Collected data:
>>>>>

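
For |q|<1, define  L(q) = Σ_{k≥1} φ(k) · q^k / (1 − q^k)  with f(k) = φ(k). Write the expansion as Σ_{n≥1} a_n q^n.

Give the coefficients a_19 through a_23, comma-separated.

d|19:{19,1}  Σφ=18+1=19
[q^20] φ(1)=1,φ(2)=1,φ(4)=2,φ(5)=4,φ(10)=4,φ(20)=8 ⇒ 20
q^21  k|21↦φ(k): 1:1 3:2 7:6 21:12  a_21=21
q^22  k|22↦φ(k): 22:10 11:10 2:1 1:1  a_22=22
n=23: 1·23 23·1  φ→[1+22]=23

19, 20, 21, 22, 23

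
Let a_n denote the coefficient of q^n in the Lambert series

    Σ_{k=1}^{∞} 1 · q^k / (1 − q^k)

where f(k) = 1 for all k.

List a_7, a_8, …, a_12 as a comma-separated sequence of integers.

d|7:{1,7}  Σf=1+1=2
n=8: 8·1 4·2 2·4 1·8  f→[1+1+1+1]=4
[q^9] f(1)=1,f(3)=1,f(9)=1 ⇒ 3
n=10: 10·1 5·2 2·5 1·10  f→[1+1+1+1]=4
[q^11] f(1)=1,f(11)=1 ⇒ 2
q^12  k|12↦f(k): 12:1 6:1 4:1 3:1 2:1 1:1  a_12=6

2, 4, 3, 4, 2, 6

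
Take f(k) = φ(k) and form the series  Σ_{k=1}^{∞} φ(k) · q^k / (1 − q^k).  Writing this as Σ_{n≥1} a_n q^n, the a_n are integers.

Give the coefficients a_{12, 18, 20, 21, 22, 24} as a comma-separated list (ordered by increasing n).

d|12:{12,6,4,3,2,1}  Σφ=4+2+2+2+1+1=12
[q^18] φ(18)=6,φ(9)=6,φ(6)=2,φ(3)=2,φ(2)=1,φ(1)=1 ⇒ 18
d|20:{1,2,4,5,10,20}  Σφ=1+1+2+4+4+8=20
n=21: 1·21 3·7 7·3 21·1  φ→[1+2+6+12]=21
q^22  k|22↦φ(k): 1:1 2:1 11:10 22:10  a_22=22
n=24: 1·24 2·12 3·8 4·6 6·4 8·3 12·2 24·1  φ→[1+1+2+2+2+4+4+8]=24

12, 18, 20, 21, 22, 24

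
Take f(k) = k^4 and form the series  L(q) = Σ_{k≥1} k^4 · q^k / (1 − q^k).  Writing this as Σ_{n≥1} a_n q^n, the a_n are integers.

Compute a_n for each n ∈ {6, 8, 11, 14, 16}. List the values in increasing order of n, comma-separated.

d|6:{1,2,3,6}  Σf=1+16+81+1296=1394
n=8: 8·1 4·2 2·4 1·8  f→[4096+256+16+1]=4369
d|11:{11,1}  Σf=14641+1=14642
q^14  k|14↦f(k): 14:38416 7:2401 2:16 1:1  a_14=40834
[q^16] f(1)=1,f(2)=16,f(4)=256,f(8)=4096,f(16)=65536 ⇒ 69905

1394, 4369, 14642, 40834, 69905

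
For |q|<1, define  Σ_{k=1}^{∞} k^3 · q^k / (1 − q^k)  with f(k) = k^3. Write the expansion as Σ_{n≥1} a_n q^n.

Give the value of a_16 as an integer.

n=16: 16·1 8·2 4·4 2·8 1·16  f→[4096+512+64+8+1]=4681

a_16 = 4681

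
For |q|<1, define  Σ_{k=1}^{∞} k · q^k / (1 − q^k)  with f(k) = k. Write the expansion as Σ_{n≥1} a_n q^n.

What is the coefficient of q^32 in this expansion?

[q^32] f(32)=32,f(16)=16,f(8)=8,f(4)=4,f(2)=2,f(1)=1 ⇒ 63

a_32 = 63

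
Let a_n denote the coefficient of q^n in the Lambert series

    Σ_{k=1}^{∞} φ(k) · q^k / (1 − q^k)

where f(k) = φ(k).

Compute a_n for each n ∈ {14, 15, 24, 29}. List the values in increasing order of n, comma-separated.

n=14: 14·1 7·2 2·7 1·14  φ→[6+6+1+1]=14
[q^15] φ(15)=8,φ(5)=4,φ(3)=2,φ(1)=1 ⇒ 15
q^24  k|24↦φ(k): 24:8 12:4 8:4 6:2 4:2 3:2 2:1 1:1  a_24=24
n=29: 1·29 29·1  φ→[1+28]=29

14, 15, 24, 29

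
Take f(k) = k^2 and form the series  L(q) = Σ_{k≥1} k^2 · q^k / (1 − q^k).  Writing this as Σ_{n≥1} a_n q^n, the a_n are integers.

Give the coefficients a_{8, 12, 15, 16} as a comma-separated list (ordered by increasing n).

[q^8] f(8)=64,f(4)=16,f(2)=4,f(1)=1 ⇒ 85
[q^12] f(12)=144,f(6)=36,f(4)=16,f(3)=9,f(2)=4,f(1)=1 ⇒ 210
n=15: 15·1 5·3 3·5 1·15  f→[225+25+9+1]=260
q^16  k|16↦f(k): 16:256 8:64 4:16 2:4 1:1  a_16=341

85, 210, 260, 341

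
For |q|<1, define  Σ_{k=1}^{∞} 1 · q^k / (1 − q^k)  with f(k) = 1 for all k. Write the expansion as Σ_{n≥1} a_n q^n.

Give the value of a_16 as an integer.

a_16 = 5

q^16  k|16↦f(k): 1:1 2:1 4:1 8:1 16:1  a_16=5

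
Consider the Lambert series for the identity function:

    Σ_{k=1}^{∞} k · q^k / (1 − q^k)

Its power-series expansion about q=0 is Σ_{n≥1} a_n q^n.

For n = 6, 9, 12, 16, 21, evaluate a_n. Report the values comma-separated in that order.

q^6  k|6↦f(k): 1:1 2:2 3:3 6:6  a_6=12
[q^9] f(1)=1,f(3)=3,f(9)=9 ⇒ 13
n=12: 12·1 6·2 4·3 3·4 2·6 1·12  f→[12+6+4+3+2+1]=28
q^16  k|16↦f(k): 1:1 2:2 4:4 8:8 16:16  a_16=31
n=21: 1·21 3·7 7·3 21·1  f→[1+3+7+21]=32

12, 13, 28, 31, 32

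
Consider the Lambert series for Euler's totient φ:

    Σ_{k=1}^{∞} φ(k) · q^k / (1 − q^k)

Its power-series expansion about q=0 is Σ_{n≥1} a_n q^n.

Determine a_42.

q^42  k|42↦φ(k): 42:12 21:12 14:6 7:6 6:2 3:2 2:1 1:1  a_42=42

a_42 = 42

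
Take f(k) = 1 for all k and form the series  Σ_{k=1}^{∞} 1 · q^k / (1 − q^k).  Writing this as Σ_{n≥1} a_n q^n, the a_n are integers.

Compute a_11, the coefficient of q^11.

d|11:{11,1}  Σf=1+1=2

a_11 = 2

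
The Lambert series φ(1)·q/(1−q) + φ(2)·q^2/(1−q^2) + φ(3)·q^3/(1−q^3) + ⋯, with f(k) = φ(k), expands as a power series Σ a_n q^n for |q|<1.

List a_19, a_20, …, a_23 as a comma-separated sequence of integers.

d|19:{1,19}  Σφ=1+18=19
[q^20] φ(1)=1,φ(2)=1,φ(4)=2,φ(5)=4,φ(10)=4,φ(20)=8 ⇒ 20
d|21:{1,3,7,21}  Σφ=1+2+6+12=21
d|22:{22,11,2,1}  Σφ=10+10+1+1=22
n=23: 23·1 1·23  φ→[22+1]=23

19, 20, 21, 22, 23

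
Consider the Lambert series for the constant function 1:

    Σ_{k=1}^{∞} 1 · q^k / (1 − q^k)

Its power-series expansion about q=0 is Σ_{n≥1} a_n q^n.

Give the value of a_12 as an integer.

[q^12] f(12)=1,f(6)=1,f(4)=1,f(3)=1,f(2)=1,f(1)=1 ⇒ 6

a_12 = 6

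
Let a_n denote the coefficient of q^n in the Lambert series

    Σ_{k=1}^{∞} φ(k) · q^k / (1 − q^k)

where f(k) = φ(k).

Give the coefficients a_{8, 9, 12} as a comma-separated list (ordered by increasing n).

n=8: 1·8 2·4 4·2 8·1  φ→[1+1+2+4]=8
d|9:{9,3,1}  Σφ=6+2+1=9
n=12: 12·1 6·2 4·3 3·4 2·6 1·12  φ→[4+2+2+2+1+1]=12

8, 9, 12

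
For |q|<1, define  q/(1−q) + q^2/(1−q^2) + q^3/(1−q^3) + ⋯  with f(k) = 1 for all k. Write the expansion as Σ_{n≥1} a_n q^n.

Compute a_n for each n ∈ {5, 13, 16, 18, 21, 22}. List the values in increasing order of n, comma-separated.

d|5:{1,5}  Σf=1+1=2
n=13: 1·13 13·1  f→[1+1]=2
n=16: 1·16 2·8 4·4 8·2 16·1  f→[1+1+1+1+1]=5
q^18  k|18↦f(k): 18:1 9:1 6:1 3:1 2:1 1:1  a_18=6
q^21  k|21↦f(k): 21:1 7:1 3:1 1:1  a_21=4
n=22: 22·1 11·2 2·11 1·22  f→[1+1+1+1]=4

2, 2, 5, 6, 4, 4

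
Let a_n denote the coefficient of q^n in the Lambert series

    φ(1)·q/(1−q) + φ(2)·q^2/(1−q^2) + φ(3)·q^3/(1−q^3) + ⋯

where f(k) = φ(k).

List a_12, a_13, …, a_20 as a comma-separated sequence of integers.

[q^12] φ(12)=4,φ(6)=2,φ(4)=2,φ(3)=2,φ(2)=1,φ(1)=1 ⇒ 12
[q^13] φ(13)=12,φ(1)=1 ⇒ 13
d|14:{1,2,7,14}  Σφ=1+1+6+6=14
q^15  k|15↦φ(k): 15:8 5:4 3:2 1:1  a_15=15
n=16: 1·16 2·8 4·4 8·2 16·1  φ→[1+1+2+4+8]=16
[q^17] φ(1)=1,φ(17)=16 ⇒ 17
[q^18] φ(1)=1,φ(2)=1,φ(3)=2,φ(6)=2,φ(9)=6,φ(18)=6 ⇒ 18
d|19:{1,19}  Σφ=1+18=19
d|20:{20,10,5,4,2,1}  Σφ=8+4+4+2+1+1=20

12, 13, 14, 15, 16, 17, 18, 19, 20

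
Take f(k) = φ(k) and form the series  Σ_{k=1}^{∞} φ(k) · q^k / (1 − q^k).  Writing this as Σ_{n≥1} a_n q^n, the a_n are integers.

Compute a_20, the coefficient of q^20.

n=20: 20·1 10·2 5·4 4·5 2·10 1·20  φ→[8+4+4+2+1+1]=20

a_20 = 20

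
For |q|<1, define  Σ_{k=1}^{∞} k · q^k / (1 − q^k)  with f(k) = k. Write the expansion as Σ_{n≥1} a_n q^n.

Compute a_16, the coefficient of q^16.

d|16:{16,8,4,2,1}  Σf=16+8+4+2+1=31

a_16 = 31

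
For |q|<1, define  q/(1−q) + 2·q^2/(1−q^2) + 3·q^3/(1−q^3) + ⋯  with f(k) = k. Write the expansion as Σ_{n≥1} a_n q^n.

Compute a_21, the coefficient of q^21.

a_21 = 32

[q^21] f(1)=1,f(3)=3,f(7)=7,f(21)=21 ⇒ 32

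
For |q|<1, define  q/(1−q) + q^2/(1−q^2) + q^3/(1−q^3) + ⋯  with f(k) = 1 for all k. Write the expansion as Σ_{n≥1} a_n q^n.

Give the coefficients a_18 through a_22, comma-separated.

6, 2, 6, 4, 4

d|18:{18,9,6,3,2,1}  Σf=1+1+1+1+1+1=6
[q^19] f(1)=1,f(19)=1 ⇒ 2
d|20:{1,2,4,5,10,20}  Σf=1+1+1+1+1+1=6
n=21: 1·21 3·7 7·3 21·1  f→[1+1+1+1]=4
[q^22] f(22)=1,f(11)=1,f(2)=1,f(1)=1 ⇒ 4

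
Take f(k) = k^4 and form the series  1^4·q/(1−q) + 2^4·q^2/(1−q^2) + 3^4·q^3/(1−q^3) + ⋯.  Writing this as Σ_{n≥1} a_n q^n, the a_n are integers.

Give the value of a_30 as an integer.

q^30  k|30↦f(k): 1:1 2:16 3:81 5:625 6:1296 10:10000 15:50625 30:810000  a_30=872644

a_30 = 872644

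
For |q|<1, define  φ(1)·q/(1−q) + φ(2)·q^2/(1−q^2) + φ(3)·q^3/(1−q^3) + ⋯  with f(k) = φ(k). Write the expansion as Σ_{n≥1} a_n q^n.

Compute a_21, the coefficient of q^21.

d|21:{21,7,3,1}  Σφ=12+6+2+1=21

a_21 = 21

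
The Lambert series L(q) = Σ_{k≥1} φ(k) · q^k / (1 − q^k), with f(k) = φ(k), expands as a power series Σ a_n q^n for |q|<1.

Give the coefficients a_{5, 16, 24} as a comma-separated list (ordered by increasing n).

q^5  k|5↦φ(k): 1:1 5:4  a_5=5
[q^16] φ(16)=8,φ(8)=4,φ(4)=2,φ(2)=1,φ(1)=1 ⇒ 16
[q^24] φ(1)=1,φ(2)=1,φ(3)=2,φ(4)=2,φ(6)=2,φ(8)=4,φ(12)=4,φ(24)=8 ⇒ 24

5, 16, 24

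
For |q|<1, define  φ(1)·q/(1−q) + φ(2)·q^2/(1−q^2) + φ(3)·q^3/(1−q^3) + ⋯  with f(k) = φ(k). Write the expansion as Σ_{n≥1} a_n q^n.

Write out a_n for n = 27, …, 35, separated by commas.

n=27: 1·27 3·9 9·3 27·1  φ→[1+2+6+18]=27
q^28  k|28↦φ(k): 1:1 2:1 4:2 7:6 14:6 28:12  a_28=28
q^29  k|29↦φ(k): 1:1 29:28  a_29=29
d|30:{30,15,10,6,5,3,2,1}  Σφ=8+8+4+2+4+2+1+1=30
n=31: 31·1 1·31  φ→[30+1]=31
[q^32] φ(32)=16,φ(16)=8,φ(8)=4,φ(4)=2,φ(2)=1,φ(1)=1 ⇒ 32
d|33:{1,3,11,33}  Σφ=1+2+10+20=33
[q^34] φ(1)=1,φ(2)=1,φ(17)=16,φ(34)=16 ⇒ 34
[q^35] φ(35)=24,φ(7)=6,φ(5)=4,φ(1)=1 ⇒ 35

27, 28, 29, 30, 31, 32, 33, 34, 35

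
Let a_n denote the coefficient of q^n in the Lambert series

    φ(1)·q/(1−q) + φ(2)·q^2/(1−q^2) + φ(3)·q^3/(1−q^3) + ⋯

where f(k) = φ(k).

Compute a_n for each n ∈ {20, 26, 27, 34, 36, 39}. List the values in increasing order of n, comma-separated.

n=20: 1·20 2·10 4·5 5·4 10·2 20·1  φ→[1+1+2+4+4+8]=20
n=26: 1·26 2·13 13·2 26·1  φ→[1+1+12+12]=26
d|27:{1,3,9,27}  Σφ=1+2+6+18=27
[q^34] φ(34)=16,φ(17)=16,φ(2)=1,φ(1)=1 ⇒ 34
q^36  k|36↦φ(k): 36:12 18:6 12:4 9:6 6:2 4:2 3:2 2:1 1:1  a_36=36
n=39: 39·1 13·3 3·13 1·39  φ→[24+12+2+1]=39

20, 26, 27, 34, 36, 39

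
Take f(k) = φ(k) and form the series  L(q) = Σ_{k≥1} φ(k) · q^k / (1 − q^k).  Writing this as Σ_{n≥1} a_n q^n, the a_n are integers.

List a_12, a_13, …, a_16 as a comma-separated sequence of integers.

q^12  k|12↦φ(k): 1:1 2:1 3:2 4:2 6:2 12:4  a_12=12
[q^13] φ(1)=1,φ(13)=12 ⇒ 13
q^14  k|14↦φ(k): 14:6 7:6 2:1 1:1  a_14=14
d|15:{15,5,3,1}  Σφ=8+4+2+1=15
[q^16] φ(16)=8,φ(8)=4,φ(4)=2,φ(2)=1,φ(1)=1 ⇒ 16

12, 13, 14, 15, 16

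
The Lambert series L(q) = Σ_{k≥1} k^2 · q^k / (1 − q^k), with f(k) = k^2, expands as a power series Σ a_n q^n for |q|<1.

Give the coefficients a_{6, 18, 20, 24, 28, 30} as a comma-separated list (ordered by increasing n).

50, 455, 546, 850, 1050, 1300

d|6:{6,3,2,1}  Σf=36+9+4+1=50
n=18: 1·18 2·9 3·6 6·3 9·2 18·1  f→[1+4+9+36+81+324]=455
d|20:{20,10,5,4,2,1}  Σf=400+100+25+16+4+1=546
d|24:{24,12,8,6,4,3,2,1}  Σf=576+144+64+36+16+9+4+1=850
d|28:{28,14,7,4,2,1}  Σf=784+196+49+16+4+1=1050
n=30: 1·30 2·15 3·10 5·6 6·5 10·3 15·2 30·1  f→[1+4+9+25+36+100+225+900]=1300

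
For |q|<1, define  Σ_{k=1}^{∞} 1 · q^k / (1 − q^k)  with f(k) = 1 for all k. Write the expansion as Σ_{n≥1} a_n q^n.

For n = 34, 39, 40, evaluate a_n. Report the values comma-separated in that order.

n=34: 1·34 2·17 17·2 34·1  f→[1+1+1+1]=4
n=39: 1·39 3·13 13·3 39·1  f→[1+1+1+1]=4
d|40:{1,2,4,5,8,10,20,40}  Σf=1+1+1+1+1+1+1+1=8

4, 4, 8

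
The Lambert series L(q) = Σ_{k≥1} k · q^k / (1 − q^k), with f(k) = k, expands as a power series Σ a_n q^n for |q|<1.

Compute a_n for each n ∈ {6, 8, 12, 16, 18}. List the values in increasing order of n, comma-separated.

d|6:{1,2,3,6}  Σf=1+2+3+6=12
[q^8] f(1)=1,f(2)=2,f(4)=4,f(8)=8 ⇒ 15
d|12:{1,2,3,4,6,12}  Σf=1+2+3+4+6+12=28
q^16  k|16↦f(k): 16:16 8:8 4:4 2:2 1:1  a_16=31
[q^18] f(1)=1,f(2)=2,f(3)=3,f(6)=6,f(9)=9,f(18)=18 ⇒ 39

12, 15, 28, 31, 39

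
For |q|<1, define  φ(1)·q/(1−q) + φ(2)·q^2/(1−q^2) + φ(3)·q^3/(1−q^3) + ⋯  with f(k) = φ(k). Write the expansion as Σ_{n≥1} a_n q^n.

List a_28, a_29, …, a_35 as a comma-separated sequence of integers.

[q^28] φ(28)=12,φ(14)=6,φ(7)=6,φ(4)=2,φ(2)=1,φ(1)=1 ⇒ 28
n=29: 1·29 29·1  φ→[1+28]=29
n=30: 1·30 2·15 3·10 5·6 6·5 10·3 15·2 30·1  φ→[1+1+2+4+2+4+8+8]=30
n=31: 1·31 31·1  φ→[1+30]=31
[q^32] φ(32)=16,φ(16)=8,φ(8)=4,φ(4)=2,φ(2)=1,φ(1)=1 ⇒ 32
d|33:{33,11,3,1}  Σφ=20+10+2+1=33
q^34  k|34↦φ(k): 1:1 2:1 17:16 34:16  a_34=34
n=35: 35·1 7·5 5·7 1·35  φ→[24+6+4+1]=35

28, 29, 30, 31, 32, 33, 34, 35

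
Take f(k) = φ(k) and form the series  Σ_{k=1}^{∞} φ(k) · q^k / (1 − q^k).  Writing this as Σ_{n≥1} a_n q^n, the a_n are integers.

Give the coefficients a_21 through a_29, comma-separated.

[q^21] φ(1)=1,φ(3)=2,φ(7)=6,φ(21)=12 ⇒ 21
d|22:{22,11,2,1}  Σφ=10+10+1+1=22
q^23  k|23↦φ(k): 1:1 23:22  a_23=23
d|24:{1,2,3,4,6,8,12,24}  Σφ=1+1+2+2+2+4+4+8=24
q^25  k|25↦φ(k): 25:20 5:4 1:1  a_25=25
[q^26] φ(1)=1,φ(2)=1,φ(13)=12,φ(26)=12 ⇒ 26
n=27: 27·1 9·3 3·9 1·27  φ→[18+6+2+1]=27
q^28  k|28↦φ(k): 1:1 2:1 4:2 7:6 14:6 28:12  a_28=28
d|29:{29,1}  Σφ=28+1=29

21, 22, 23, 24, 25, 26, 27, 28, 29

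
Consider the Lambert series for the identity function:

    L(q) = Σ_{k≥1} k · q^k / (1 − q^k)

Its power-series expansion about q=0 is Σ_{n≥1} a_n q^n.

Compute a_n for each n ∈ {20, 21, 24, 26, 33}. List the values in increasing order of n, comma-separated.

d|20:{20,10,5,4,2,1}  Σf=20+10+5+4+2+1=42
q^21  k|21↦f(k): 21:21 7:7 3:3 1:1  a_21=32
[q^24] f(1)=1,f(2)=2,f(3)=3,f(4)=4,f(6)=6,f(8)=8,f(12)=12,f(24)=24 ⇒ 60
n=26: 1·26 2·13 13·2 26·1  f→[1+2+13+26]=42
d|33:{1,3,11,33}  Σf=1+3+11+33=48

42, 32, 60, 42, 48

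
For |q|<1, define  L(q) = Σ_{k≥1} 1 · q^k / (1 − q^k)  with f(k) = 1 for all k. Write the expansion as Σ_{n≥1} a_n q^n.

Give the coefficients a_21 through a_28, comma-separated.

4, 4, 2, 8, 3, 4, 4, 6

[q^21] f(21)=1,f(7)=1,f(3)=1,f(1)=1 ⇒ 4
n=22: 22·1 11·2 2·11 1·22  f→[1+1+1+1]=4
n=23: 23·1 1·23  f→[1+1]=2
d|24:{24,12,8,6,4,3,2,1}  Σf=1+1+1+1+1+1+1+1=8
n=25: 1·25 5·5 25·1  f→[1+1+1]=3
d|26:{1,2,13,26}  Σf=1+1+1+1=4
[q^27] f(1)=1,f(3)=1,f(9)=1,f(27)=1 ⇒ 4
d|28:{1,2,4,7,14,28}  Σf=1+1+1+1+1+1=6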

<<<<<

From the records above, copy each line in which the string "Consider" occurs.

## Answer to the problem:
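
Consider the Lambert series for the identity function:
Consider the Lambert series for Euler's totient φ:
Consider the Lambert series for the constant function 1:
Consider the Lambert series for the identity function: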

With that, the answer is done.